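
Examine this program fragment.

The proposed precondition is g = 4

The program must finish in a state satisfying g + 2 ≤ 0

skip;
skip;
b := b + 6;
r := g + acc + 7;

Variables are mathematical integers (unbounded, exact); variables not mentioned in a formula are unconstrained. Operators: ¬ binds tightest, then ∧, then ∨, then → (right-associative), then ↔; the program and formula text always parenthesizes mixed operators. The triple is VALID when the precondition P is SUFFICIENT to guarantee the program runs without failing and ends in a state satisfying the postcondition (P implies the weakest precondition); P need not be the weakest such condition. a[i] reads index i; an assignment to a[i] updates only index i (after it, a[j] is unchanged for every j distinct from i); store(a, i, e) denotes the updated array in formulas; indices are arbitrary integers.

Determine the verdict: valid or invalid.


Working backward. After the program, the postcondition g + 2 ≤ 0 must hold; in canonical form it is g ≤ -2.
Before r := g + acc + 7: g ≤ -2
Before b := b + 6: g ≤ -2
Before skip: g ≤ -2
Before skip: g ≤ -2
The weakest precondition is g ≤ -2.
Check whether g = 4 implies it.
Countermodel: at the initial state g = 4, the precondition holds but the weakest precondition fails.
Answer: invalid


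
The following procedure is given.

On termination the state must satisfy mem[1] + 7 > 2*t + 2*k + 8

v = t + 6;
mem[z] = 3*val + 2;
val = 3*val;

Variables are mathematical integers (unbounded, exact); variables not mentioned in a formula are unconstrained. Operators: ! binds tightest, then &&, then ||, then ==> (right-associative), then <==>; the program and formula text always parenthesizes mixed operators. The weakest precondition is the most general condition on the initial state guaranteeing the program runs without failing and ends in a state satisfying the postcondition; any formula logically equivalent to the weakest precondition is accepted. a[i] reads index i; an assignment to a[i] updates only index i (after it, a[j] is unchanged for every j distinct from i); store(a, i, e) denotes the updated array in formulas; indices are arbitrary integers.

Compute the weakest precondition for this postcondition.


Working backward. After the program, the postcondition mem[1] + 7 > 2*t + 2*k + 8 must hold; in canonical form it is mem[1] > 2*k + 2*t + 1.
Before val := 3*val: mem[1] > 2*k + 2*t + 1
Before mem[z] := 3*val + 2: store(mem, z, 3*val + 2)[1] > 2*k + 2*t + 1
Before v := t + 6: store(mem, z, 3*val + 2)[1] > 2*k + 2*t + 1
Answer: WP = store(mem, z, 3*val + 2)[1] > 2*k + 2*t + 1


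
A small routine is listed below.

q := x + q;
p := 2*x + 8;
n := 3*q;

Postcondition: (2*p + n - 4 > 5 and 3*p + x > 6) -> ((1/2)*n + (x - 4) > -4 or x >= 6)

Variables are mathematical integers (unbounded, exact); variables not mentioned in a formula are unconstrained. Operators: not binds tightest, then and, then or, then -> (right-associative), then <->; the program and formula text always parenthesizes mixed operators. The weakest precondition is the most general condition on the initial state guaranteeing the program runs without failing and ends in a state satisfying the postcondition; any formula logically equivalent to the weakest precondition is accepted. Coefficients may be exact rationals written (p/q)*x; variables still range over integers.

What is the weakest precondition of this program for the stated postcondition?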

● **TASK**
From the records above, please extract every line and repeat it exactly.

● **TASK OUTPUT**
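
Examine this program fragment.

The proposed precondition is g = 4

The program must finish in a state satisfying g + 2 ≤ 0

skip;
skip;
b := b + 6;
r := g + acc + 7;

Variables are mathematical integers (unbounded, exact); variables not mentioned in a formula are unconstrained. Operators: ¬ binds tightest, then ∧, then ∨, then → (right-associative), then ↔; the program and formula text always parenthesizes mixed operators. The triple is VALID when the precondition P is SUFFICIENT to guarantee the program runs without failing and ends in a state satisfying the postcondition (P implies the weakest precondition); P need not be the weakest such condition. a[i] reads index i; an assignment to a[i] updates only index i (after it, a[j] is unchanged for every j distinct from i); store(a, i, e) denotes the updated array in formulas; indices are arbitrary integers.

Determine the verdict: valid or invalid.


Working backward. After the program, the postcondition g + 2 ≤ 0 must hold; in canonical form it is g ≤ -2.
Before r := g + acc + 7: g ≤ -2
Before b := b + 6: g ≤ -2
Before skip: g ≤ -2
Before skip: g ≤ -2
The weakest precondition is g ≤ -2.
Check whether g = 4 implies it.
Countermodel: at the initial state g = 4, the precondition holds but the weakest precondition fails.
Answer: invalid


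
The following procedure is given.

On termination the state must satisfy mem[1] + 7 > 2*t + 2*k + 8

v = t + 6;
mem[z] = 3*val + 2;
val = 3*val;

Variables are mathematical integers (unbounded, exact); variables not mentioned in a formula are unconstrained. Operators: ! binds tightest, then &&, then ||, then ==> (right-associative), then <==>; the program and formula text always parenthesizes mixed operators. The weakest precondition is the most general condition on the initial state guaranteeing the program runs without failing and ends in a state satisfying the postcondition; any formula logically equivalent to the weakest precondition is accepted. a[i] reads index i; an assignment to a[i] updates only index i (after it, a[j] is unchanged for every j distinct from i); store(a, i, e) denotes the updated array in formulas; indices are arbitrary integers.

Compute the weakest precondition for this postcondition.


Working backward. After the program, the postcondition mem[1] + 7 > 2*t + 2*k + 8 must hold; in canonical form it is mem[1] > 2*k + 2*t + 1.
Before val := 3*val: mem[1] > 2*k + 2*t + 1
Before mem[z] := 3*val + 2: store(mem, z, 3*val + 2)[1] > 2*k + 2*t + 1
Before v := t + 6: store(mem, z, 3*val + 2)[1] > 2*k + 2*t + 1
Answer: WP = store(mem, z, 3*val + 2)[1] > 2*k + 2*t + 1


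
A small routine is listed below.

q := x + q;
p := 2*x + 8;
n := 3*q;

Postcondition: (2*p + n - 4 > 5 and 3*p + x > 6) -> ((1/2)*n + (x - 4) > -4 or x >= 6)

Variables are mathematical integers (unbounded, exact); variables not mentioned in a formula are unconstrained. Operators: not binds tightest, then and, then or, then -> (right-associative), then <->; the program and formula text always parenthesizes mixed operators. The weakest precondition is the most general condition on the initial state guaranteeing the program runs without failing and ends in a state satisfying the postcondition; any formula logically equivalent to the weakest precondition is accepted. Coefficients may be exact rationals written (p/q)*x; variables still range over integers.

What is the weakest precondition of this program for the stated postcondition?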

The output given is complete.